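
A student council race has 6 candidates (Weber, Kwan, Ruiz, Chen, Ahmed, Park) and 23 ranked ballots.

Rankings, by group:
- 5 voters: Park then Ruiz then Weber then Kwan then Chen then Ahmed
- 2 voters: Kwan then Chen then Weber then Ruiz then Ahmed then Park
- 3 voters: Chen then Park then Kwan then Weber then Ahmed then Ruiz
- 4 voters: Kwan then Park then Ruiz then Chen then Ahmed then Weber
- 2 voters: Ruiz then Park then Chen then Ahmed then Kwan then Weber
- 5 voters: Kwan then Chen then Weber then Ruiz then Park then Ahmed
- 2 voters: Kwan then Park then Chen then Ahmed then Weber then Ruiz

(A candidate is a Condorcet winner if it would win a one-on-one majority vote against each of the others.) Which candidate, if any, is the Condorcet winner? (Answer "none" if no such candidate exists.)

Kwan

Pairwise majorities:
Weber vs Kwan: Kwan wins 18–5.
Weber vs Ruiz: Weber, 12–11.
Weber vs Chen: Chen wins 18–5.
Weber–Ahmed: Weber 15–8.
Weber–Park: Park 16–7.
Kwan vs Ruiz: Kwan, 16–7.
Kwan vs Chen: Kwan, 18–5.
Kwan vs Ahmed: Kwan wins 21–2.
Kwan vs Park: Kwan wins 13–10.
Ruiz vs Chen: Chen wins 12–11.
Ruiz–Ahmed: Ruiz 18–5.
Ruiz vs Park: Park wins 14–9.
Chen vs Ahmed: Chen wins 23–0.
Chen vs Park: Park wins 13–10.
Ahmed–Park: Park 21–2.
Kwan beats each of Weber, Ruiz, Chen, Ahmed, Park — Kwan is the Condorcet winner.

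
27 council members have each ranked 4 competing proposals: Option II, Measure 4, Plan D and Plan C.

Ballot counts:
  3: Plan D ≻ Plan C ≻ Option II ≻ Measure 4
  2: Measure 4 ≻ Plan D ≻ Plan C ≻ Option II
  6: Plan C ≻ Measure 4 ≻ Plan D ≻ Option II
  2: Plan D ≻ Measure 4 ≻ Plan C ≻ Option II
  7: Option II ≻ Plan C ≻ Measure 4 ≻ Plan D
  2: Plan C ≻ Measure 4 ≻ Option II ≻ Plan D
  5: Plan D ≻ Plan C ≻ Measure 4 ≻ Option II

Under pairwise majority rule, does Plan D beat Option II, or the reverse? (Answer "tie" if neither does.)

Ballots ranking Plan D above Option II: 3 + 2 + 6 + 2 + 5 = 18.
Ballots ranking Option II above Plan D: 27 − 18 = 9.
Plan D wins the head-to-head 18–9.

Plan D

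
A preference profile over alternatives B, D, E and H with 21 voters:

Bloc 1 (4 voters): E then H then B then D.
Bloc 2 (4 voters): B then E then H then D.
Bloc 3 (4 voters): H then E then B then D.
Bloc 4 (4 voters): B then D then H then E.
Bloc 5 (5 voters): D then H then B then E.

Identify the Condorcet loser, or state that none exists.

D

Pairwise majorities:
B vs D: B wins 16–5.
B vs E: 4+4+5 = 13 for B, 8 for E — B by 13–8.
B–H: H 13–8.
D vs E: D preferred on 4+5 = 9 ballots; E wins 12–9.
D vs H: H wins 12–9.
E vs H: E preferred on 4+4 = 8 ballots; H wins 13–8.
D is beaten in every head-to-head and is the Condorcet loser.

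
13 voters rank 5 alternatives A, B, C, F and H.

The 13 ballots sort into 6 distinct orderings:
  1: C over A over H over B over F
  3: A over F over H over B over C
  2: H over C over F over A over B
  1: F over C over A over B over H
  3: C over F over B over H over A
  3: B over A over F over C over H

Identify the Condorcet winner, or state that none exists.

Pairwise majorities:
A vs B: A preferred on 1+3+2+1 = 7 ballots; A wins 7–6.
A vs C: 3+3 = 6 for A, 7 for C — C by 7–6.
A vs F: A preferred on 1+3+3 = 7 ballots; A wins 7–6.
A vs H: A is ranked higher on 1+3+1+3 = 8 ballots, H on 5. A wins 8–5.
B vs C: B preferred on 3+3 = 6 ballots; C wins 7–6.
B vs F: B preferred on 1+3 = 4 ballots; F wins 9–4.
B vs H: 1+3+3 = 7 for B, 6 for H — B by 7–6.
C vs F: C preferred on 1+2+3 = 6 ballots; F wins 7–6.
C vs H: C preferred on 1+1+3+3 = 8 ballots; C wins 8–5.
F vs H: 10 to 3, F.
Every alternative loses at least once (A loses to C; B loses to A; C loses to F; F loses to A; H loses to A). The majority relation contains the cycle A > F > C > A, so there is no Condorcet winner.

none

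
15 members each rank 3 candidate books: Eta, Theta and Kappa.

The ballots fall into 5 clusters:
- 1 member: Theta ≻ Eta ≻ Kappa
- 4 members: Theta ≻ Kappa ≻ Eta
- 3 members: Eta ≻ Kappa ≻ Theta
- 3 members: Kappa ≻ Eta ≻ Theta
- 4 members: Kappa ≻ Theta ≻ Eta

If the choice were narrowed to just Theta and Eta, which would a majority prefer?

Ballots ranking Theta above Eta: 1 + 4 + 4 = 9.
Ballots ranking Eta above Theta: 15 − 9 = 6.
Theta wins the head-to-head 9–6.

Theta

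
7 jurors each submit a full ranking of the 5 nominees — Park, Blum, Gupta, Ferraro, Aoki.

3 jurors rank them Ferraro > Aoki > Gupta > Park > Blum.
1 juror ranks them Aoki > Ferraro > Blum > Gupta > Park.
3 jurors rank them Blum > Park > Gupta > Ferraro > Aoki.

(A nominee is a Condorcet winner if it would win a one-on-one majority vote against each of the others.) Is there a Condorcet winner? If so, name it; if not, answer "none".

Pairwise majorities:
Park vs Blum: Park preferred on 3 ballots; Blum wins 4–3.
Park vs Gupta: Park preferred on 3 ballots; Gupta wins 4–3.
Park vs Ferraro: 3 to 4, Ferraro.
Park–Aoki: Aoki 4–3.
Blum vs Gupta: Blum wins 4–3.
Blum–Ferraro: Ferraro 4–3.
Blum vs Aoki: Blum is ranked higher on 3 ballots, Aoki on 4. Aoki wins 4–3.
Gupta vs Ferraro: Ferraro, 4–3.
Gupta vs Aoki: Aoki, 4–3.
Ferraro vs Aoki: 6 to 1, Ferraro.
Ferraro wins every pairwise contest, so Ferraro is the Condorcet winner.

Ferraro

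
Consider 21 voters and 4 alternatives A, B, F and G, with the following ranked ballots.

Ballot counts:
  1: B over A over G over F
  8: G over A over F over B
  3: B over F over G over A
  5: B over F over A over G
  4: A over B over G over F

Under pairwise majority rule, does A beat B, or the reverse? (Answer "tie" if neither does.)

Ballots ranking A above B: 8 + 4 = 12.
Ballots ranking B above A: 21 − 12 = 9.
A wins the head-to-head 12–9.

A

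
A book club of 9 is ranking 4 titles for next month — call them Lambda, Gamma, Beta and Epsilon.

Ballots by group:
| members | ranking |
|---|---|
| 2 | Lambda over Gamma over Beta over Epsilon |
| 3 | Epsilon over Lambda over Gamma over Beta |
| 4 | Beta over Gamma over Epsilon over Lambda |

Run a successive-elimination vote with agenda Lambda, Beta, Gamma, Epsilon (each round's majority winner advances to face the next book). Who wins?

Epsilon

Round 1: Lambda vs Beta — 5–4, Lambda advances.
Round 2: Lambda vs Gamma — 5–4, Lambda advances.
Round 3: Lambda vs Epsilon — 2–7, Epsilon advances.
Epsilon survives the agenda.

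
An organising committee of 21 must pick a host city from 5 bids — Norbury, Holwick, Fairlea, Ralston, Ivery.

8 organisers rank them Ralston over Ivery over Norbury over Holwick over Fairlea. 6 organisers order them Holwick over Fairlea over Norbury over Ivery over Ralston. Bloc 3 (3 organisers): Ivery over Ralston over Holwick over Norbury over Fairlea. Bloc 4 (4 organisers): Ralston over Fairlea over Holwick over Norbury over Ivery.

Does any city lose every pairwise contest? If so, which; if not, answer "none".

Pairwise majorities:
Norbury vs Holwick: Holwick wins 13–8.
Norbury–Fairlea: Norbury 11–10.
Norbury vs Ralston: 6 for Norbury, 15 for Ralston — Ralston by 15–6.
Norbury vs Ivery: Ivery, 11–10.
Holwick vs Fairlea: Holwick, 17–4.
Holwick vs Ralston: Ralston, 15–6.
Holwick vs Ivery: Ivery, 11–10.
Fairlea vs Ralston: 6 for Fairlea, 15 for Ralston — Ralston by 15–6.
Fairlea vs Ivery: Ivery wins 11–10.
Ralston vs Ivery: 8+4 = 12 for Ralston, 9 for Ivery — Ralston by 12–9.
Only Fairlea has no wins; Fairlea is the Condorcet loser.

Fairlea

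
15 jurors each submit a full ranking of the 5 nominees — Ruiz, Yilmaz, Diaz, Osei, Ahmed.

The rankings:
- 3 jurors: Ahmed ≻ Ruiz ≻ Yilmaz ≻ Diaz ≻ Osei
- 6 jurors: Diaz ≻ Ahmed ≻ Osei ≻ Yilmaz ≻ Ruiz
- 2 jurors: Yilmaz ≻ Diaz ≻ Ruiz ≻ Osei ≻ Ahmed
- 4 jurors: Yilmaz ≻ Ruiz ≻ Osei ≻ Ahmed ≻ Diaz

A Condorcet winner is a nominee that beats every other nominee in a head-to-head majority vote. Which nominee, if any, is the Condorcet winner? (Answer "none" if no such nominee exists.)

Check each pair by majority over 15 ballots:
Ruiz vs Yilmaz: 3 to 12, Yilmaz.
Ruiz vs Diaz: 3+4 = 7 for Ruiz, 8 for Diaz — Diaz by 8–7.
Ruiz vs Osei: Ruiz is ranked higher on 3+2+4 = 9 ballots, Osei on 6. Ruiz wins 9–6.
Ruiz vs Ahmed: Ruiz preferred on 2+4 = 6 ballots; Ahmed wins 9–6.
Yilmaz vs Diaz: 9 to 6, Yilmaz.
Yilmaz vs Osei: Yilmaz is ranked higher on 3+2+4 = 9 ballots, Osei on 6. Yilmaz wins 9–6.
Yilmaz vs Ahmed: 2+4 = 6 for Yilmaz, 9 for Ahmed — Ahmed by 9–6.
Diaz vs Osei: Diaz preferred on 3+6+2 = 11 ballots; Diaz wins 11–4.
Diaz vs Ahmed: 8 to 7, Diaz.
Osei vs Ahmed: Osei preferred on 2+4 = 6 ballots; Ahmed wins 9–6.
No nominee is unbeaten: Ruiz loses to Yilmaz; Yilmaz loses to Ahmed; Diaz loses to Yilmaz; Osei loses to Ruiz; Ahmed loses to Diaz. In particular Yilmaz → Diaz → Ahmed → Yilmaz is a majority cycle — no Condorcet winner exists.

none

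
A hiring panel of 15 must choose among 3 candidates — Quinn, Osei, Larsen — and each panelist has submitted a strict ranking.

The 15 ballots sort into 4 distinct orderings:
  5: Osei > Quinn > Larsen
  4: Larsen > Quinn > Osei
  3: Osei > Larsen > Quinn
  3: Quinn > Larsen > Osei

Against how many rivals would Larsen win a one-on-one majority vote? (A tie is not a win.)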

┄┄┄┄┄┄

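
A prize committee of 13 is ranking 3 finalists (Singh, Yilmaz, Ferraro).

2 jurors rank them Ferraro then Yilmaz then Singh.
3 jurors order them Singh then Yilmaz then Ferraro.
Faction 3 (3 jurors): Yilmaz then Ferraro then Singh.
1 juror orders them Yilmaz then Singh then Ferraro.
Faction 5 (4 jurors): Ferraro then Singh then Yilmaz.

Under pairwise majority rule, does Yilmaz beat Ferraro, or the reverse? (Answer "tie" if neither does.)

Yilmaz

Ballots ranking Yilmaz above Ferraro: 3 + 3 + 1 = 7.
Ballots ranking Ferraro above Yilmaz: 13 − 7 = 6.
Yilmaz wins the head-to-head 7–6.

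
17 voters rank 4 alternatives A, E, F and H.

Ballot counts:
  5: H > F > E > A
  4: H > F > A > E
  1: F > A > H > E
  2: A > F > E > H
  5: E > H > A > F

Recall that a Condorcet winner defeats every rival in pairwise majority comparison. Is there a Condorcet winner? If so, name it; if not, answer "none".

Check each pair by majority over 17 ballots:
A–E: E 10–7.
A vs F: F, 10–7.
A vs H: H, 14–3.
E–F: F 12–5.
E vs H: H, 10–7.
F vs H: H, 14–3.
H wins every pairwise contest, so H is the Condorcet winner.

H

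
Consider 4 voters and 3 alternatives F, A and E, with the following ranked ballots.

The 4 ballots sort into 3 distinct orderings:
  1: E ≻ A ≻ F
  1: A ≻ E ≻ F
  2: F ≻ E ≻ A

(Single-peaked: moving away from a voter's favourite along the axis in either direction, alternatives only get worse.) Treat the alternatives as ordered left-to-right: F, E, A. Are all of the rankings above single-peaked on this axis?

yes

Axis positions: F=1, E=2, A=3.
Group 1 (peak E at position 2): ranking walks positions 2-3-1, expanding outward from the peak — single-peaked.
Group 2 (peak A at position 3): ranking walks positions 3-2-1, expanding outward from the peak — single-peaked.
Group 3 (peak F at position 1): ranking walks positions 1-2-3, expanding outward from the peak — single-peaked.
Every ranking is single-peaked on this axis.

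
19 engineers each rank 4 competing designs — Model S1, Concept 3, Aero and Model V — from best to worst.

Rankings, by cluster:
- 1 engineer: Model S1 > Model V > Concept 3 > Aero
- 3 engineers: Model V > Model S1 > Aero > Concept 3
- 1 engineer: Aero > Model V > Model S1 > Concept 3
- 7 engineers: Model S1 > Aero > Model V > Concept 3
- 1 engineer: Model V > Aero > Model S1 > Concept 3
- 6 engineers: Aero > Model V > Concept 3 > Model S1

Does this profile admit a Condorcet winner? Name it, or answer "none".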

┄┄┄┄┄┄

_INSTRUCTIONS FOR THE TASK:_ Copy the records above exactly, beginning at the line that contains "- 7 engineers: Model" and stopping after the line that contains "Does this profile".

_RESULT OF THE EXERCISE:_
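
- 7 engineers: Model S1 > Aero > Model V > Concept 3
- 1 engineer: Model V > Aero > Model S1 > Concept 3
- 6 engineers: Aero > Model V > Concept 3 > Model S1

Does this profile admit a Condorcet winner? Name it, or answer "none".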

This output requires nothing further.